(Items listed in a dataset)
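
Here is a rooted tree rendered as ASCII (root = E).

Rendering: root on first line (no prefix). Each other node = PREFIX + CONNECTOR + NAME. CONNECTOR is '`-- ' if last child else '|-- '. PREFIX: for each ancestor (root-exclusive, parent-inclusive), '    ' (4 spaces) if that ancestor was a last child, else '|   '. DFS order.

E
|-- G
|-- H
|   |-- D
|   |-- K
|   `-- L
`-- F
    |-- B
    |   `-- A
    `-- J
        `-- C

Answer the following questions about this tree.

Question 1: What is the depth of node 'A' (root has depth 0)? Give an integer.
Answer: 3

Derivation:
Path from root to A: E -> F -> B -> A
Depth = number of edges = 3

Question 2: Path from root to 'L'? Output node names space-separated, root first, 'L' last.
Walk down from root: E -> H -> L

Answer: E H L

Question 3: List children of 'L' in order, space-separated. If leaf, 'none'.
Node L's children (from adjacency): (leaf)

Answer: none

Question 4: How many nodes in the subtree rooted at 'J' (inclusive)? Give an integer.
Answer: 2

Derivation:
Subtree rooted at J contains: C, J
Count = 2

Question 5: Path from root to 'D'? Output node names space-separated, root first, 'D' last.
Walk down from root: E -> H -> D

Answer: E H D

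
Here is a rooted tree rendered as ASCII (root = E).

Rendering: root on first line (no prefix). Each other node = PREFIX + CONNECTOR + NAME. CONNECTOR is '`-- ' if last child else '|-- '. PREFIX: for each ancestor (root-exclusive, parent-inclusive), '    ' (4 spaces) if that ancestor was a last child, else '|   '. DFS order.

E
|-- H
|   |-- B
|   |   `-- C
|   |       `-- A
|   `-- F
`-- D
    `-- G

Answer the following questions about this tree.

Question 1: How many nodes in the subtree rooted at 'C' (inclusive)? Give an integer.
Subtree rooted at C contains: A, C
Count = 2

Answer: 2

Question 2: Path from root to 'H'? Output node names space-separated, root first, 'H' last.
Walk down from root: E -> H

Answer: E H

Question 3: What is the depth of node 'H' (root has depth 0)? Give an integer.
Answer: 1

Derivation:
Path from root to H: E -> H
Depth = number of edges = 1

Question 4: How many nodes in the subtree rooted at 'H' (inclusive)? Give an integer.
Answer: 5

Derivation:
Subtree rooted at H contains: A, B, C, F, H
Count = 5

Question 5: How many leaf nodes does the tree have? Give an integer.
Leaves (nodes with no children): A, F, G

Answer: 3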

* Work required
From the records above, extract every line exactly as it stands.

* Final answer
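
Here is a rooted tree rendered as ASCII (root = E).

Rendering: root on first line (no prefix). Each other node = PREFIX + CONNECTOR + NAME. CONNECTOR is '`-- ' if last child else '|-- '. PREFIX: for each ancestor (root-exclusive, parent-inclusive), '    ' (4 spaces) if that ancestor was a last child, else '|   '. DFS order.

E
|-- G
|-- H
|   |-- D
|   |-- K
|   `-- L
`-- F
    |-- B
    |   `-- A
    `-- J
        `-- C

Answer the following questions about this tree.

Question 1: What is the depth of node 'A' (root has depth 0)? Give an integer.
Answer: 3

Derivation:
Path from root to A: E -> F -> B -> A
Depth = number of edges = 3

Question 2: Path from root to 'L'? Output node names space-separated, root first, 'L' last.
Walk down from root: E -> H -> L

Answer: E H L

Question 3: List children of 'L' in order, space-separated. If leaf, 'none'.
Node L's children (from adjacency): (leaf)

Answer: none

Question 4: How many nodes in the subtree rooted at 'J' (inclusive)? Give an integer.
Answer: 2

Derivation:
Subtree rooted at J contains: C, J
Count = 2

Question 5: Path from root to 'D'? Output node names space-separated, root first, 'D' last.
Walk down from root: E -> H -> D

Answer: E H D

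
Here is a rooted tree rendered as ASCII (root = E).

Rendering: root on first line (no prefix). Each other node = PREFIX + CONNECTOR + NAME. CONNECTOR is '`-- ' if last child else '|-- '. PREFIX: for each ancestor (root-exclusive, parent-inclusive), '    ' (4 spaces) if that ancestor was a last child, else '|   '. DFS order.

E
|-- H
|   |-- B
|   |   `-- C
|   |       `-- A
|   `-- F
`-- D
    `-- G

Answer the following questions about this tree.

Question 1: How many nodes in the subtree rooted at 'C' (inclusive)? Give an integer.
Subtree rooted at C contains: A, C
Count = 2

Answer: 2

Question 2: Path from root to 'H'? Output node names space-separated, root first, 'H' last.
Walk down from root: E -> H

Answer: E H

Question 3: What is the depth of node 'H' (root has depth 0)? Give an integer.
Answer: 1

Derivation:
Path from root to H: E -> H
Depth = number of edges = 1

Question 4: How many nodes in the subtree rooted at 'H' (inclusive)? Give an integer.
Answer: 5

Derivation:
Subtree rooted at H contains: A, B, C, F, H
Count = 5

Question 5: How many leaf nodes does the tree have? Give an integer.
Leaves (nodes with no children): A, F, G

Answer: 3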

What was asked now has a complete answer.